Exercise details: Set down the full listing that follows, word for word.

Exercise material:

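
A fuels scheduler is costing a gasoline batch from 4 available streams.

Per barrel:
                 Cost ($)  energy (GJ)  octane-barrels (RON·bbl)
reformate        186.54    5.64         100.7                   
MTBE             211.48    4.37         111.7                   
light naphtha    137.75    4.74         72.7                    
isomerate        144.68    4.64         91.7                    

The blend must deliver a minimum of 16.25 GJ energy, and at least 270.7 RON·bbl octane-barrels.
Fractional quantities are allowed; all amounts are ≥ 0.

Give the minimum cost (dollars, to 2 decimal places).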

Exercise response:
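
A fuels scheduler is costing a gasoline batch from 4 available streams.

Per barrel:
                 Cost ($)  energy (GJ)  octane-barrels (RON·bbl)
reformate        186.54    5.64         100.7                   
MTBE             211.48    4.37         111.7                   
light naphtha    137.75    4.74         72.7                    
isomerate        144.68    4.64         91.7                    

The blend must deliver a minimum of 16.25 GJ energy, and at least 270.7 RON·bbl octane-barrels.
Fractional quantities are allowed; all amounts are ≥ 0.

Give the minimum cost (dollars, to 2 decimal places).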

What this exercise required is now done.